▶ [WHAT THE TASK ASKS] Each entry is to be output as written, so that none is missing.

"""

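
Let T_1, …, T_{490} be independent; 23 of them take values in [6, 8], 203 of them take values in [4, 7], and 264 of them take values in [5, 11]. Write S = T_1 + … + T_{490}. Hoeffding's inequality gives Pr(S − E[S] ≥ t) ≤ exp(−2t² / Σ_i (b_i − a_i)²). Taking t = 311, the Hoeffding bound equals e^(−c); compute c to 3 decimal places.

Σ(b_i − a_i)² = 23·2² + 203·3² + 264·6² = 11423.
c = 2t² / 11423 = 2·311² / 11423 = 16.9344.

16.934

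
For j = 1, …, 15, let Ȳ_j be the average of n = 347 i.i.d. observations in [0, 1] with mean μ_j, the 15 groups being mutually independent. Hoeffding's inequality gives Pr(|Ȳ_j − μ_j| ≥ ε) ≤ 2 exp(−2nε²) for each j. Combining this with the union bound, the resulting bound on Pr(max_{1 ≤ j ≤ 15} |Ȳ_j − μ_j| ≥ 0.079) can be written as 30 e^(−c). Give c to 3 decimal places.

4.331

Union bound over the 15 events: Pr(max_{1 ≤ j ≤ 15} |Ȳ_j − μ_j| ≥ 0.079) ≤ 15·2·exp(−2nε²) = 30 exp(−2·347·0.079²).
So c = 2·347·0.079² = 4.3313.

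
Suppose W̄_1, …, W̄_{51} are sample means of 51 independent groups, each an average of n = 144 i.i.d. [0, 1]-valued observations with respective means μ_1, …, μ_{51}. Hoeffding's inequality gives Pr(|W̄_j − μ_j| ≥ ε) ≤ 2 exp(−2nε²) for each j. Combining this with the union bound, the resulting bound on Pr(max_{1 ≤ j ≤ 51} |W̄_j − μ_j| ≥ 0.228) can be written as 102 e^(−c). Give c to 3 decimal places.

Union bound over the 51 events: Pr(max_{1 ≤ j ≤ 51} |W̄_j − μ_j| ≥ 0.228) ≤ 51·2·exp(−2nε²) = 102 exp(−2·144·0.228²).
So c = 2·144·0.228² = 14.9714.

14.971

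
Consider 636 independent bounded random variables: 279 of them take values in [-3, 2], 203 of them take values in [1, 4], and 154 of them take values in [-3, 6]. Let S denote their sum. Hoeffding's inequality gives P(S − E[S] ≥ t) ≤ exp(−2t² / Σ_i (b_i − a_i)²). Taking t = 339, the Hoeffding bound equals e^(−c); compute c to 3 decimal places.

10.803

Σ(b_i − a_i)² = 279·5² + 203·3² + 154·9² = 21276.
c = 2t² / 21276 = 2·339² / 21276 = 10.8029.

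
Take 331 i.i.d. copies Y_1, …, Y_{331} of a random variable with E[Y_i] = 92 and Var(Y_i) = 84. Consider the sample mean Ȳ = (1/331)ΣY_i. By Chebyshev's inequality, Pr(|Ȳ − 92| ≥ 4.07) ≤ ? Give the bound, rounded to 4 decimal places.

Var(Ȳ) = Var(Y_i)/n = 84/331 = 0.25378.
Chebyshev: Pr(|Ȳ − 92| ≥ 4.07) ≤ Var(Ȳ)/(4.07)² = 84/(331·4.07²) = 0.0153.

0.0153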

"""

▶ [YOUR SOLUTION]
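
Let T_1, …, T_{490} be independent; 23 of them take values in [6, 8], 203 of them take values in [4, 7], and 264 of them take values in [5, 11]. Write S = T_1 + … + T_{490}. Hoeffding's inequality gives Pr(S − E[S] ≥ t) ≤ exp(−2t² / Σ_i (b_i − a_i)²). Taking t = 311, the Hoeffding bound equals e^(−c); compute c to 3 decimal places.

Σ(b_i − a_i)² = 23·2² + 203·3² + 264·6² = 11423.
c = 2t² / 11423 = 2·311² / 11423 = 16.9344.

16.934

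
For j = 1, …, 15, let Ȳ_j be the average of n = 347 i.i.d. observations in [0, 1] with mean μ_j, the 15 groups being mutually independent. Hoeffding's inequality gives Pr(|Ȳ_j − μ_j| ≥ ε) ≤ 2 exp(−2nε²) for each j. Combining this with the union bound, the resulting bound on Pr(max_{1 ≤ j ≤ 15} |Ȳ_j − μ_j| ≥ 0.079) can be written as 30 e^(−c). Give c to 3 decimal places.

4.331

Union bound over the 15 events: Pr(max_{1 ≤ j ≤ 15} |Ȳ_j − μ_j| ≥ 0.079) ≤ 15·2·exp(−2nε²) = 30 exp(−2·347·0.079²).
So c = 2·347·0.079² = 4.3313.

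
Suppose W̄_1, …, W̄_{51} are sample means of 51 independent groups, each an average of n = 144 i.i.d. [0, 1]-valued observations with respective means μ_1, …, μ_{51}. Hoeffding's inequality gives Pr(|W̄_j − μ_j| ≥ ε) ≤ 2 exp(−2nε²) for each j. Combining this with the union bound, the resulting bound on Pr(max_{1 ≤ j ≤ 51} |W̄_j − μ_j| ≥ 0.228) can be written as 102 e^(−c). Give c to 3 decimal places.

Union bound over the 51 events: Pr(max_{1 ≤ j ≤ 51} |W̄_j − μ_j| ≥ 0.228) ≤ 51·2·exp(−2nε²) = 102 exp(−2·144·0.228²).
So c = 2·144·0.228² = 14.9714.

14.971

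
Consider 636 independent bounded random variables: 279 of them take values in [-3, 2], 203 of them take values in [1, 4], and 154 of them take values in [-3, 6]. Let S denote their sum. Hoeffding's inequality gives P(S − E[S] ≥ t) ≤ exp(−2t² / Σ_i (b_i − a_i)²). Taking t = 339, the Hoeffding bound equals e^(−c); compute c to 3 decimal places.

10.803

Σ(b_i − a_i)² = 279·5² + 203·3² + 154·9² = 21276.
c = 2t² / 21276 = 2·339² / 21276 = 10.8029.

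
Take 331 i.i.d. copies Y_1, …, Y_{331} of a random variable with E[Y_i] = 92 and Var(Y_i) = 84. Consider the sample mean Ȳ = (1/331)ΣY_i. By Chebyshev's inequality, Pr(|Ȳ − 92| ≥ 4.07) ≤ ? Give the bound, rounded to 4 decimal places.

Var(Ȳ) = Var(Y_i)/n = 84/331 = 0.25378.
Chebyshev: Pr(|Ȳ − 92| ≥ 4.07) ≤ Var(Ȳ)/(4.07)² = 84/(331·4.07²) = 0.0153.

0.0153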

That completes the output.